> **Work required**
On how many lines of the records below does the string "given" appear? Reply with only the number.

Collected data

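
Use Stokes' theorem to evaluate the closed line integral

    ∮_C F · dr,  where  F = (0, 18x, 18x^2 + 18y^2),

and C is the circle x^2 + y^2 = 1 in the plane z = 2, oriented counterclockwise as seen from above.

Let S be the flat disk x^2 + y^2 ≤ 1 in the plane z = 2, with upward unit normal n̂ = ẑ. By Stokes' theorem,

    ∮_C F · dr = ∬_S (∇ × F) · n̂ dS = ∬_D (curl F)_z dA,

where D is the disk x^2 + y^2 ≤ 1.

Compute the curl of F = (0, 18x, 18x^2 + 18y^2):
    (∇ × F)_x = ∂F_z/∂y - ∂F_y/∂z = 36y,
    (∇ × F)_y = ∂F_x/∂z - ∂F_z/∂x = -36x,
    (∇ × F)_z = ∂F_y/∂x - ∂F_x/∂y = 18.

On z = 2, (curl F)_z = 18.

Convert to polar (x = r cos θ, y = r sin θ, dA = r dr dθ); the integrand becomes 18, so

    ∬_D (curl F)_z dA = ∫_0^{2π} ∫_0^{1} (18) · r dr dθ.

Inner (r from 0 to 1): 9.
Outer (θ from 0 to 2π): 18π.

Therefore ∮_C F · dr = 18π.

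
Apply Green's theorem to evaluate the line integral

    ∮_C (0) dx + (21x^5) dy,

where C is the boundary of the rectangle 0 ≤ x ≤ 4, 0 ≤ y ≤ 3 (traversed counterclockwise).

Green's theorem converts the closed line integral into a double integral over the enclosed region D:

    ∮_C P dx + Q dy = ∬_D (∂Q/∂x - ∂P/∂y) dA.

Here P = 0, Q = 21x^5, so

    ∂Q/∂x = 105x^4,    ∂P/∂y = 0,
    ∂Q/∂x - ∂P/∂y = 105x^4.

D is the region 0 ≤ x ≤ 4, 0 ≤ y ≤ 3. Evaluating the double integral:

    ∬_D (105x^4) dA = ∫_0^{4} ∫_0^{3} (105x^4) dy dx.

Inner (y from 0 to 3): 315x^4.
Outer (x from 0 to 4): 64512.

Therefore ∮_C P dx + Q dy = 64512.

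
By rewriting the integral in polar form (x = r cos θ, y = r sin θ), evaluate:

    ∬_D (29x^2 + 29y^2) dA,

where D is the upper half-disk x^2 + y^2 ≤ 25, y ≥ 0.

The region D is 0 ≤ r ≤ 5, 0 ≤ θ ≤ π in polar coordinates, where x = r cos(θ), y = r sin(θ), and dA = r dr dθ.

Under the substitution, the integrand becomes 29r^2, so

    ∬_D (29x^2 + 29y^2) dA = ∫_{0}^{π} ∫_{0}^{5} (29r^2) · r dr dθ.

Inner integral (in r): ∫_{0}^{5} (29r^2) · r dr = 18125/4.

Outer integral (in θ): ∫_{0}^{π} (18125/4) dθ = 18125π/4.

Therefore ∬_D (29x^2 + 29y^2) dA = 18125π/4.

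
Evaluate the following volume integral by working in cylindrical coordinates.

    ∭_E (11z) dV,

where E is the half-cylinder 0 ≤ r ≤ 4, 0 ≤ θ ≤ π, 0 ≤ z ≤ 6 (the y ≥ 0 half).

In cylindrical coordinates, x = r cos(θ), y = r sin(θ), z = z, and dV = r dr dθ dz.

The integrand becomes 11z, so

    ∭_E (11z) dV = ∫_{0}^{π} ∫_{0}^{4} ∫_{0}^{6} (11z) · r dz dr dθ.

Inner (z): 198r.
Middle (r from 0 to 4): 1584.
Outer (θ): 1584π.

Therefore the triple integral equals 1584π.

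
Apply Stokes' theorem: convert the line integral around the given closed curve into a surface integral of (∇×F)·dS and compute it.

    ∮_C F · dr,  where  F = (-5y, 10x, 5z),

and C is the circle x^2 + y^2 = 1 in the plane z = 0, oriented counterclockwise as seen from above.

Let S be the flat disk x^2 + y^2 ≤ 1 in the plane z = 0, with upward unit normal n̂ = ẑ. By Stokes' theorem,

    ∮_C F · dr = ∬_S (∇ × F) · n̂ dS = ∬_D (curl F)_z dA,

where D is the disk x^2 + y^2 ≤ 1.

Compute the curl of F = (-5y, 10x, 5z):
    (∇ × F)_x = ∂F_z/∂y - ∂F_y/∂z = 0,
    (∇ × F)_y = ∂F_x/∂z - ∂F_z/∂x = 0,
    (∇ × F)_z = ∂F_y/∂x - ∂F_x/∂y = 15.

On z = 0, (curl F)_z = 15.

Convert to polar (x = r cos θ, y = r sin θ, dA = r dr dθ); the integrand becomes 15, so

    ∬_D (curl F)_z dA = ∫_0^{2π} ∫_0^{1} (15) · r dr dθ.

Inner (r from 0 to 1): 15/2.
Outer (θ from 0 to 2π): 15π.

Therefore ∮_C F · dr = 15π.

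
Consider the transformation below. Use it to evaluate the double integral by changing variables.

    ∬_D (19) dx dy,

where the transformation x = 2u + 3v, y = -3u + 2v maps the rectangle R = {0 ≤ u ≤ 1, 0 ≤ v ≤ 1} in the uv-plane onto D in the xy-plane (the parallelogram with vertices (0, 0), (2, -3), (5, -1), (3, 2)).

Compute the Jacobian determinant of (x, y) with respect to (u, v):

    ∂(x,y)/∂(u,v) = | 2  3 | = (2)(2) - (3)(-3) = 13.
                   | -3  2 |

Its absolute value is |J| = 13 (the area scaling factor).

Substituting x = 2u + 3v, y = -3u + 2v into the integrand,

    19 → 19,

so the integral becomes

    ∬_R (19) · |J| du dv = ∫_0^1 ∫_0^1 (247) dv du.

Inner (v): 247.
Outer (u): 247.

Therefore ∬_D (19) dx dy = 247.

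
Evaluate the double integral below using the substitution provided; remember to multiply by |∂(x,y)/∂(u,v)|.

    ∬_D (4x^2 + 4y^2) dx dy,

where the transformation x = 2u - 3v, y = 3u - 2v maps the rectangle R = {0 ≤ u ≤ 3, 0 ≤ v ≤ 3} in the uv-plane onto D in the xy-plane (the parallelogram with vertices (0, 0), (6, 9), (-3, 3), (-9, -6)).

Compute the Jacobian determinant of (x, y) with respect to (u, v):

    ∂(x,y)/∂(u,v) = | 2  -3 | = (2)(-2) - (-3)(3) = 5.
                   | 3  -2 |

Its absolute value is |J| = 5 (the area scaling factor).

Substituting x = 2u - 3v, y = 3u - 2v into the integrand,

    4x^2 + 4y^2 → 52u^2 - 96u v + 52v^2,

so the integral becomes

    ∬_R (52u^2 - 96u v + 52v^2) · |J| du dv = ∫_0^3 ∫_0^3 (260u^2 - 480u v + 260v^2) dv du.

Inner (v): 780u^2 - 2160u + 2340.
Outer (u): 4320.

Therefore ∬_D (4x^2 + 4y^2) dx dy = 4320.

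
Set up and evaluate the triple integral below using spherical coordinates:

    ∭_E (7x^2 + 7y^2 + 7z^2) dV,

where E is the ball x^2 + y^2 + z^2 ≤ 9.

In spherical coordinates, x = ρ sin(φ) cos(θ), y = ρ sin(φ) sin(θ), z = ρ cos(φ), and dV = ρ^2 sin(φ) dρ dφ dθ.

The integrand becomes 7ρ^2, so

    ∭_E (7x^2 + 7y^2 + 7z^2) dV = ∫_{0}^{2π} ∫_{0}^{π} ∫_{0}^{3} (7ρ^2) · ρ^2 sin(φ) dρ dφ dθ.

Inner (ρ): 1701sin(φ)/5.
Middle (φ): 3402/5.
Outer (θ): 6804π/5.

Therefore the triple integral equals 6804π/5.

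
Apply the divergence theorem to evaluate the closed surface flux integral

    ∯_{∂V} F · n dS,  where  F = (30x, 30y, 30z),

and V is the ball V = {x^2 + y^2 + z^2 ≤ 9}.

By the divergence theorem,

    ∯_{∂V} F · n dS = ∭_V (∇ · F) dV.

Compute the divergence:
    ∇ · F = ∂F_x/∂x + ∂F_y/∂y + ∂F_z/∂z = 30 + 30 + 30 = 90.

In spherical coordinates, x = ρ sin(φ) cos(θ), y = ρ sin(φ) sin(θ), z = ρ cos(φ), dV = ρ^2 sin(φ) dρ dφ dθ, with 0 ≤ ρ ≤ 3, 0 ≤ φ ≤ π, 0 ≤ θ ≤ 2π.

The integrand, after substitution and multiplying by the volume element, becomes (90) · ρ^2 sin(φ), so

    ∭_V (∇·F) dV = ∫_0^{2π} ∫_0^{π} ∫_0^{3} (90) · ρ^2 sin(φ) dρ dφ dθ.

Inner (ρ from 0 to 3): 810sin(φ).
Middle (φ from 0 to π): 1620.
Outer (θ from 0 to 2π): 3240π.

Therefore ∯_{∂V} F · n dS = 3240π.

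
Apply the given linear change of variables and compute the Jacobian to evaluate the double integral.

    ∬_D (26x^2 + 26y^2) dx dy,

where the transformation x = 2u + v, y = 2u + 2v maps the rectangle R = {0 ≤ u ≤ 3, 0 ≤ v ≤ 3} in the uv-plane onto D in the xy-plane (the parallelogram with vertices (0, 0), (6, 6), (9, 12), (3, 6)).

Compute the Jacobian determinant of (x, y) with respect to (u, v):

    ∂(x,y)/∂(u,v) = | 2  1 | = (2)(2) - (1)(2) = 2.
                   | 2  2 |

Its absolute value is |J| = 2 (the area scaling factor).

Substituting x = 2u + v, y = 2u + 2v into the integrand,

    26x^2 + 26y^2 → 208u^2 + 312u v + 130v^2,

so the integral becomes

    ∬_R (208u^2 + 312u v + 130v^2) · |J| du dv = ∫_0^3 ∫_0^3 (416u^2 + 624u v + 260v^2) dv du.

Inner (v): 1248u^2 + 2808u + 2340.
Outer (u): 30888.

Therefore ∬_D (26x^2 + 26y^2) dx dy = 30888.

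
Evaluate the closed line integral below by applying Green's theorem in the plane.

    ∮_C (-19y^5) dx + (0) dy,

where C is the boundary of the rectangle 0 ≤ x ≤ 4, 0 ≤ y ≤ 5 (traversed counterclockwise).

Green's theorem converts the closed line integral into a double integral over the enclosed region D:

    ∮_C P dx + Q dy = ∬_D (∂Q/∂x - ∂P/∂y) dA.

Here P = -19y^5, Q = 0, so

    ∂Q/∂x = 0,    ∂P/∂y = -95y^4,
    ∂Q/∂x - ∂P/∂y = 95y^4.

D is the region 0 ≤ x ≤ 4, 0 ≤ y ≤ 5. Evaluating the double integral:

    ∬_D (95y^4) dA = ∫_0^{4} ∫_0^{5} (95y^4) dy dx.

Inner (y from 0 to 5): 59375.
Outer (x from 0 to 4): 237500.

Therefore ∮_C P dx + Q dy = 237500.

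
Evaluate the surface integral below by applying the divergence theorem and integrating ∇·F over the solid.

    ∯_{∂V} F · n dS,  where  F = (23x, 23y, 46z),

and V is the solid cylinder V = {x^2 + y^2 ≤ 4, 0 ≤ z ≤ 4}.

By the divergence theorem,

    ∯_{∂V} F · n dS = ∭_V (∇ · F) dV.

Compute the divergence:
    ∇ · F = ∂F_x/∂x + ∂F_y/∂y + ∂F_z/∂z = 23 + 23 + 46 = 92.

In cylindrical coordinates, x = r cos(θ), y = r sin(θ), z = z, dV = r dr dθ dz, with 0 ≤ r ≤ 2, 0 ≤ θ ≤ 2π, 0 ≤ z ≤ 4.

The integrand, after substitution and multiplying by the volume element, becomes (92) · r, so

    ∭_V (∇·F) dV = ∫_0^{2π} ∫_0^{2} ∫_0^{4} (92) · r dz dr dθ.

Inner (z from 0 to 4): 368r.
Middle (r from 0 to 2): 736.
Outer (θ from 0 to 2π): 1472π.

Therefore ∯_{∂V} F · n dS = 1472π.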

> **Written solution**
2